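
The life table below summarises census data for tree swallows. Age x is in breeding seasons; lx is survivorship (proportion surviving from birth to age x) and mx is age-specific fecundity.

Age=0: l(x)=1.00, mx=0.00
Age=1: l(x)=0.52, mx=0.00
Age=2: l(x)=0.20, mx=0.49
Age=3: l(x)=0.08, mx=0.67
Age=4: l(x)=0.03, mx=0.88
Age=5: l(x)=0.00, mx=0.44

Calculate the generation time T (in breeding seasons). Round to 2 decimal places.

lx·mx: 0, 0, 0.098, 0.0536, 0.0264, 0 → R0 = 0.178
x·lx·mx: 0, 0, 0.196, 0.1608, 0.1056, 0 → Σ = 0.4624
T = 0.4624 / 0.178 = 2.597753… → 2.60

2.60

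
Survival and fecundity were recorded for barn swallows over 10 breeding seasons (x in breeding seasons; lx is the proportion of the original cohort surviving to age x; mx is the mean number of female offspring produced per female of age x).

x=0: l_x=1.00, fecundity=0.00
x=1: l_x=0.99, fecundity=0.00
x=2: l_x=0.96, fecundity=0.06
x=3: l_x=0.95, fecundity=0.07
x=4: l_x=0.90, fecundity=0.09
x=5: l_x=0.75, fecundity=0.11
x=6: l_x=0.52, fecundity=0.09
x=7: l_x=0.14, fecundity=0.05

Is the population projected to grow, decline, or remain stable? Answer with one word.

R0 = Σ lx·mx = 0 + 0 + 0.0576 + 0.0665 + 0.081 + 0.0825 + 0.0468 + 0.007 = 0.3414
R0 < 1, so the population is declining.

declining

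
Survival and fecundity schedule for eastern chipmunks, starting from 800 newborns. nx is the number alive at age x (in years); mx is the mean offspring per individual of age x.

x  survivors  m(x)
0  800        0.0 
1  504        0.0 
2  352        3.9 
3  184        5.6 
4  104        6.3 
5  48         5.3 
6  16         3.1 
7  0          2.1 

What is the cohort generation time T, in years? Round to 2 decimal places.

2.98

lx = nx/n0 = nx/800: 1, 0.63, 0.44, 0.23, 0.13, 0.06, 0.02, 0
lx·mx: 0, 0, 1.716, 1.288, 0.819, 0.318, 0.062, 0 → R0 = 4.203
x·lx·mx: 0, 0, 3.432, 3.864, 3.276, 1.59, 0.372, 0 → Σ = 12.534
T = 12.534 / 4.203 = 2.982156… → 2.98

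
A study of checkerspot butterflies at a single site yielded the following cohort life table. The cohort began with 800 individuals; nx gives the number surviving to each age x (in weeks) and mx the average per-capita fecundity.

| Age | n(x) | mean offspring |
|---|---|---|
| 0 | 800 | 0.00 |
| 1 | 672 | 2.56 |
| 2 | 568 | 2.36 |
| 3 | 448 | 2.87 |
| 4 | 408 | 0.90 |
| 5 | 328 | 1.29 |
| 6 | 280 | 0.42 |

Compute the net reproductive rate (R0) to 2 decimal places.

6.57

lx = nx/n0 = nx/800: 1, 0.84, 0.71, 0.56, 0.51, 0.41, 0.35
lx·mx by age: 0, 2.1504, 1.6756, 1.6072, 0.459, 0.5289, 0.147
R0 = Σ lx·mx = 6.5681 → 6.57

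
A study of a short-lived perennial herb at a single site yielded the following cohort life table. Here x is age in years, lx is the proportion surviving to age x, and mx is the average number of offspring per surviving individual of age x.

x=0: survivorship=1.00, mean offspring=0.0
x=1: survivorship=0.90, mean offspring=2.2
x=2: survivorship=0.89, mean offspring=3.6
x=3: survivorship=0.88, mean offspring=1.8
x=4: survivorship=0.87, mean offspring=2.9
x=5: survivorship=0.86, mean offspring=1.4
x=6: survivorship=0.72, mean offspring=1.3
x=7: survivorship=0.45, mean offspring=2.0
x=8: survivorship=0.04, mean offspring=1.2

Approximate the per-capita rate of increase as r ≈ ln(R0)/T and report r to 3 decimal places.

0.750

R0 = Σ lx·mx = 0 + 1.98 + 3.204 + 1.584 + 2.523 + 1.204 + 0.936 + 0.9 + 0.048 = 12.379
Σ x·lx·mx = 41.552; T = 41.552/12.379 = 3.35665…
r ≈ ln(R0)/T = ln(12.379)/3.35665… = 0.74956… → 0.750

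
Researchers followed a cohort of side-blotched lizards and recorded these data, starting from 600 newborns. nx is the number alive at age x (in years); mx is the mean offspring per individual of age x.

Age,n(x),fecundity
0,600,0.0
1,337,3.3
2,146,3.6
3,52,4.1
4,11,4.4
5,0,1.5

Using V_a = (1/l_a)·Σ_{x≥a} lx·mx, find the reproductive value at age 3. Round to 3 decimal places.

lx = nx/n0 = nx/600: 1, 0.56167…, 0.24333…, 0.08667…, 0.01833…, 0
lx·mx for x ≥ 3: 0.355333…, 0.080667…, 0 → sum = 0.436…
V_3 = 0.436… / l_3 = 0.436… / 0.086667… = 5.030769… → 5.031

5.031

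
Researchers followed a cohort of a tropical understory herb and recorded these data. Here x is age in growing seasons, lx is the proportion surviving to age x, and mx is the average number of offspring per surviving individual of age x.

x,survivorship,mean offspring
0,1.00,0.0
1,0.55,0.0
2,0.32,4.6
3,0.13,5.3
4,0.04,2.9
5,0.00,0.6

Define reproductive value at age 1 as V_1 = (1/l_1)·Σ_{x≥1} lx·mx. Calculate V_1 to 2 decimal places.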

- **WORK REQUIRED**
What is the number of lines in the data above that include the word "Survival"? Answer with that number only.

- **SOLUTION FOR THIS TASK**
2